Assignment:
Print every line below without adding or leaving out a single word.

[Dataset entries]
++++++

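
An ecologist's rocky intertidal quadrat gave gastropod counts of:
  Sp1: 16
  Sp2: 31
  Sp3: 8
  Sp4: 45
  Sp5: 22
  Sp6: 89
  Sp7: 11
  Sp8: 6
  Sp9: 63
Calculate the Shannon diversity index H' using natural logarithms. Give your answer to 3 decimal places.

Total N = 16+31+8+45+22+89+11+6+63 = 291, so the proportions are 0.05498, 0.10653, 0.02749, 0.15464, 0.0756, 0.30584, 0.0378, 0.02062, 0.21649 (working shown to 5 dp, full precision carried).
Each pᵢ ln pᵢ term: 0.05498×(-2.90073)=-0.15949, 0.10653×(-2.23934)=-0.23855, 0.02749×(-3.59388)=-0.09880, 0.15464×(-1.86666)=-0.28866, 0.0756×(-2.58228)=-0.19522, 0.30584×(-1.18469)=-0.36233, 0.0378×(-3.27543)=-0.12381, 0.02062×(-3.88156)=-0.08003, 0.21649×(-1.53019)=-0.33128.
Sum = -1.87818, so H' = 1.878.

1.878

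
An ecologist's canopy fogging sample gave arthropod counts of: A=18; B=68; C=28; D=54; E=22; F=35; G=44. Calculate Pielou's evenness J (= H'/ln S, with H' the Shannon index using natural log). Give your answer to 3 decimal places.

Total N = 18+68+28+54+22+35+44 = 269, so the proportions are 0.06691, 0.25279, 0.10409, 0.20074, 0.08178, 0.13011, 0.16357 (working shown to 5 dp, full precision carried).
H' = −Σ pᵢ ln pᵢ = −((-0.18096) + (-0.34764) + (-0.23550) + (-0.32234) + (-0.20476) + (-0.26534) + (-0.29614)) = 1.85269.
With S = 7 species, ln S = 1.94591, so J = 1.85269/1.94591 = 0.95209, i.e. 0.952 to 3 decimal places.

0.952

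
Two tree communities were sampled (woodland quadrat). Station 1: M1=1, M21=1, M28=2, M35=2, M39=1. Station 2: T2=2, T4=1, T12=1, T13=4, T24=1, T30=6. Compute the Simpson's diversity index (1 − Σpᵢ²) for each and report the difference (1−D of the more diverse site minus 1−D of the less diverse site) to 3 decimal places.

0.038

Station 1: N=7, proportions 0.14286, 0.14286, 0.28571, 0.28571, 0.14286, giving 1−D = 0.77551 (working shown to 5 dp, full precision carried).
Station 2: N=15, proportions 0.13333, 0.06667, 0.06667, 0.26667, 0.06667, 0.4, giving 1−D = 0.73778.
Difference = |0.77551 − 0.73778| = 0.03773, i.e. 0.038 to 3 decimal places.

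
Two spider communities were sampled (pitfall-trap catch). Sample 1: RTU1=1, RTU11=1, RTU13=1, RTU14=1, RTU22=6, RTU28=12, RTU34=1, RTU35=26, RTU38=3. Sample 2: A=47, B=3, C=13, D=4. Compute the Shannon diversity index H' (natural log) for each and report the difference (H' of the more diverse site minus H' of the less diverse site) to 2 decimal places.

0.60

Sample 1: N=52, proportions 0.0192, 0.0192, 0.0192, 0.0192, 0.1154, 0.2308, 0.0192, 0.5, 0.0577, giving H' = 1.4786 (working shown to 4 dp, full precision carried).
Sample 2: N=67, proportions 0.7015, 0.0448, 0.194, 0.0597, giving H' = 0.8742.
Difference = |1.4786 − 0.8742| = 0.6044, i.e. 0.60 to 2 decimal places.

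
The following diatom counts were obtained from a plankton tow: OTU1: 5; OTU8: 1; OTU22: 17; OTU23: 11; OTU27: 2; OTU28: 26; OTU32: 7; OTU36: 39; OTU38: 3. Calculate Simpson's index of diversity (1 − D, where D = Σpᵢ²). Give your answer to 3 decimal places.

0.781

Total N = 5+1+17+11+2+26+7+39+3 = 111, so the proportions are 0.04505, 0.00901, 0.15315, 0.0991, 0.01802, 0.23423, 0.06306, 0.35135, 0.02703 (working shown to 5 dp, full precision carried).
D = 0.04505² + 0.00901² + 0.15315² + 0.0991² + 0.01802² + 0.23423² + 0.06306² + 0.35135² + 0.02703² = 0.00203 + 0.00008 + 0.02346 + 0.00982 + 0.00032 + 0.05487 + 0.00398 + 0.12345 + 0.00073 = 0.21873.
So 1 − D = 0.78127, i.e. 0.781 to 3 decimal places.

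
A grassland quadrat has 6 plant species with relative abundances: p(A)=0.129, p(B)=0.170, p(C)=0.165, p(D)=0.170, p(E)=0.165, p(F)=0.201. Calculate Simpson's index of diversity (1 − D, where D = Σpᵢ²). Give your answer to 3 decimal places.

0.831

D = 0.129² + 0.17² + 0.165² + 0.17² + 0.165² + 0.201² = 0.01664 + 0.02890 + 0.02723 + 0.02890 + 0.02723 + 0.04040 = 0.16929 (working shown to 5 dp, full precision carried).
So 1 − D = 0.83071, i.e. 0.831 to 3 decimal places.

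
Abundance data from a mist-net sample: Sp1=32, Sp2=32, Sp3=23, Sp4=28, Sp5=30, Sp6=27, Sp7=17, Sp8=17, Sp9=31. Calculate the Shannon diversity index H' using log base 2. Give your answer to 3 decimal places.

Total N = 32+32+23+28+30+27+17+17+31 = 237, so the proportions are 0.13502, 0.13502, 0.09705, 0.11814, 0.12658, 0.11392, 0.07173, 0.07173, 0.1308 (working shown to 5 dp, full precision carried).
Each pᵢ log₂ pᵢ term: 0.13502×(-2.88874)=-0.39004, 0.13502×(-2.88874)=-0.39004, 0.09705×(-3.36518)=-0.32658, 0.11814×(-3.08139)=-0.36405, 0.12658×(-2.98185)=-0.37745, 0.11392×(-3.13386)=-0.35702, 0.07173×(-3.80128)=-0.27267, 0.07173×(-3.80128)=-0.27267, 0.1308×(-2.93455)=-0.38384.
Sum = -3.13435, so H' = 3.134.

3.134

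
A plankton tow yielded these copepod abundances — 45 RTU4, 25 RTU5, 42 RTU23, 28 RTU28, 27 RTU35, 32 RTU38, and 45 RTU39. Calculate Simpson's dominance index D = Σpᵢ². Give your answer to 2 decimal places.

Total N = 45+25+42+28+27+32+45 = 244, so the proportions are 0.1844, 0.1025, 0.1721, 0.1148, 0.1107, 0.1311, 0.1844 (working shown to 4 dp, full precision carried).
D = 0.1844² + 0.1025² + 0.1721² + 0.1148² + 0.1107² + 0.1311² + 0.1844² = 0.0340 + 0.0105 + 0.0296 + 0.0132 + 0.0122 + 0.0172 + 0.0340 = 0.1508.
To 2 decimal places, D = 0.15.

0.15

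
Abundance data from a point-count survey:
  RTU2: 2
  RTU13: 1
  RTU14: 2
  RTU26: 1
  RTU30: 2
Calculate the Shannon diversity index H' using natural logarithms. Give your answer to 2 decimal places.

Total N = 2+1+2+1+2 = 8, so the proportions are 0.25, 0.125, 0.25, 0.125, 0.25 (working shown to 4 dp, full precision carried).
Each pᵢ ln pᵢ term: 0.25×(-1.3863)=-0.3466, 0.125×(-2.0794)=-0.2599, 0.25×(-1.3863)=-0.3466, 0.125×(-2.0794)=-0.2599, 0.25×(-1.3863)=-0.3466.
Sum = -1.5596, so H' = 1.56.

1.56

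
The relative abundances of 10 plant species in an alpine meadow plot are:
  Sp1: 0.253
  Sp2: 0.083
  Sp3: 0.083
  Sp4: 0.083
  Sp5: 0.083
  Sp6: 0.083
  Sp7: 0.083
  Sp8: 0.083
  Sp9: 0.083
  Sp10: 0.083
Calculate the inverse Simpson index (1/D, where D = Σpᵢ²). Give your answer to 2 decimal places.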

++++++

Task solution:
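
An ecologist's rocky intertidal quadrat gave gastropod counts of:
  Sp1: 16
  Sp2: 31
  Sp3: 8
  Sp4: 45
  Sp5: 22
  Sp6: 89
  Sp7: 11
  Sp8: 6
  Sp9: 63
Calculate the Shannon diversity index H' using natural logarithms. Give your answer to 3 decimal places.

Total N = 16+31+8+45+22+89+11+6+63 = 291, so the proportions are 0.05498, 0.10653, 0.02749, 0.15464, 0.0756, 0.30584, 0.0378, 0.02062, 0.21649 (working shown to 5 dp, full precision carried).
Each pᵢ ln pᵢ term: 0.05498×(-2.90073)=-0.15949, 0.10653×(-2.23934)=-0.23855, 0.02749×(-3.59388)=-0.09880, 0.15464×(-1.86666)=-0.28866, 0.0756×(-2.58228)=-0.19522, 0.30584×(-1.18469)=-0.36233, 0.0378×(-3.27543)=-0.12381, 0.02062×(-3.88156)=-0.08003, 0.21649×(-1.53019)=-0.33128.
Sum = -1.87818, so H' = 1.878.

1.878

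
An ecologist's canopy fogging sample gave arthropod counts of: A=18; B=68; C=28; D=54; E=22; F=35; G=44. Calculate Pielou's evenness J (= H'/ln S, with H' the Shannon index using natural log). Give your answer to 3 decimal places.

Total N = 18+68+28+54+22+35+44 = 269, so the proportions are 0.06691, 0.25279, 0.10409, 0.20074, 0.08178, 0.13011, 0.16357 (working shown to 5 dp, full precision carried).
H' = −Σ pᵢ ln pᵢ = −((-0.18096) + (-0.34764) + (-0.23550) + (-0.32234) + (-0.20476) + (-0.26534) + (-0.29614)) = 1.85269.
With S = 7 species, ln S = 1.94591, so J = 1.85269/1.94591 = 0.95209, i.e. 0.952 to 3 decimal places.

0.952

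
Two tree communities were sampled (woodland quadrat). Station 1: M1=1, M21=1, M28=2, M35=2, M39=1. Station 2: T2=2, T4=1, T12=1, T13=4, T24=1, T30=6. Compute the Simpson's diversity index (1 − Σpᵢ²) for each and report the difference (1−D of the more diverse site minus 1−D of the less diverse site) to 3 decimal places.

0.038

Station 1: N=7, proportions 0.14286, 0.14286, 0.28571, 0.28571, 0.14286, giving 1−D = 0.77551 (working shown to 5 dp, full precision carried).
Station 2: N=15, proportions 0.13333, 0.06667, 0.06667, 0.26667, 0.06667, 0.4, giving 1−D = 0.73778.
Difference = |0.77551 − 0.73778| = 0.03773, i.e. 0.038 to 3 decimal places.

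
Two spider communities were sampled (pitfall-trap catch). Sample 1: RTU1=1, RTU11=1, RTU13=1, RTU14=1, RTU22=6, RTU28=12, RTU34=1, RTU35=26, RTU38=3. Sample 2: A=47, B=3, C=13, D=4. Compute the Shannon diversity index H' (natural log) for each and report the difference (H' of the more diverse site minus H' of the less diverse site) to 2 decimal places.

0.60

Sample 1: N=52, proportions 0.0192, 0.0192, 0.0192, 0.0192, 0.1154, 0.2308, 0.0192, 0.5, 0.0577, giving H' = 1.4786 (working shown to 4 dp, full precision carried).
Sample 2: N=67, proportions 0.7015, 0.0448, 0.194, 0.0597, giving H' = 0.8742.
Difference = |1.4786 − 0.8742| = 0.6044, i.e. 0.60 to 2 decimal places.

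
The following diatom counts were obtained from a plankton tow: OTU1: 5; OTU8: 1; OTU22: 17; OTU23: 11; OTU27: 2; OTU28: 26; OTU32: 7; OTU36: 39; OTU38: 3. Calculate Simpson's index of diversity (1 − D, where D = Σpᵢ²). Give your answer to 3 decimal places.

0.781

Total N = 5+1+17+11+2+26+7+39+3 = 111, so the proportions are 0.04505, 0.00901, 0.15315, 0.0991, 0.01802, 0.23423, 0.06306, 0.35135, 0.02703 (working shown to 5 dp, full precision carried).
D = 0.04505² + 0.00901² + 0.15315² + 0.0991² + 0.01802² + 0.23423² + 0.06306² + 0.35135² + 0.02703² = 0.00203 + 0.00008 + 0.02346 + 0.00982 + 0.00032 + 0.05487 + 0.00398 + 0.12345 + 0.00073 = 0.21873.
So 1 − D = 0.78127, i.e. 0.781 to 3 decimal places.

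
A grassland quadrat has 6 plant species with relative abundances: p(A)=0.129, p(B)=0.170, p(C)=0.165, p(D)=0.170, p(E)=0.165, p(F)=0.201. Calculate Simpson's index of diversity (1 − D, where D = Σpᵢ²). Give your answer to 3 decimal places.

0.831

D = 0.129² + 0.17² + 0.165² + 0.17² + 0.165² + 0.201² = 0.01664 + 0.02890 + 0.02723 + 0.02890 + 0.02723 + 0.04040 = 0.16929 (working shown to 5 dp, full precision carried).
So 1 − D = 0.83071, i.e. 0.831 to 3 decimal places.

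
Abundance data from a mist-net sample: Sp1=32, Sp2=32, Sp3=23, Sp4=28, Sp5=30, Sp6=27, Sp7=17, Sp8=17, Sp9=31. Calculate the Shannon diversity index H' using log base 2. Give your answer to 3 decimal places.

Total N = 32+32+23+28+30+27+17+17+31 = 237, so the proportions are 0.13502, 0.13502, 0.09705, 0.11814, 0.12658, 0.11392, 0.07173, 0.07173, 0.1308 (working shown to 5 dp, full precision carried).
Each pᵢ log₂ pᵢ term: 0.13502×(-2.88874)=-0.39004, 0.13502×(-2.88874)=-0.39004, 0.09705×(-3.36518)=-0.32658, 0.11814×(-3.08139)=-0.36405, 0.12658×(-2.98185)=-0.37745, 0.11392×(-3.13386)=-0.35702, 0.07173×(-3.80128)=-0.27267, 0.07173×(-3.80128)=-0.27267, 0.1308×(-2.93455)=-0.38384.
Sum = -3.13435, so H' = 3.134.

3.134

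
A plankton tow yielded these copepod abundances — 45 RTU4, 25 RTU5, 42 RTU23, 28 RTU28, 27 RTU35, 32 RTU38, and 45 RTU39. Calculate Simpson's dominance index D = Σpᵢ². Give your answer to 2 decimal places.

Total N = 45+25+42+28+27+32+45 = 244, so the proportions are 0.1844, 0.1025, 0.1721, 0.1148, 0.1107, 0.1311, 0.1844 (working shown to 4 dp, full precision carried).
D = 0.1844² + 0.1025² + 0.1721² + 0.1148² + 0.1107² + 0.1311² + 0.1844² = 0.0340 + 0.0105 + 0.0296 + 0.0132 + 0.0122 + 0.0172 + 0.0340 = 0.1508.
To 2 decimal places, D = 0.15.

0.15

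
Abundance data from a point-count survey:
  RTU2: 2
  RTU13: 1
  RTU14: 2
  RTU26: 1
  RTU30: 2
Calculate the Shannon diversity index H' using natural logarithms. Give your answer to 2 decimal places.

Total N = 2+1+2+1+2 = 8, so the proportions are 0.25, 0.125, 0.25, 0.125, 0.25 (working shown to 4 dp, full precision carried).
Each pᵢ ln pᵢ term: 0.25×(-1.3863)=-0.3466, 0.125×(-2.0794)=-0.2599, 0.25×(-1.3863)=-0.3466, 0.125×(-2.0794)=-0.2599, 0.25×(-1.3863)=-0.3466.
Sum = -1.5596, so H' = 1.56.

1.56

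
The relative abundances of 10 plant species in an alpine meadow plot are:
  Sp1: 0.253
  Sp2: 0.083
  Sp3: 0.083
  Sp4: 0.083
  Sp5: 0.083
  Sp6: 0.083
  Sp7: 0.083
  Sp8: 0.083
  Sp9: 0.083
  Sp10: 0.083
Calculate the inverse Simpson index (1/D, where D = Σpᵢ²). Give your answer to 2 decimal places.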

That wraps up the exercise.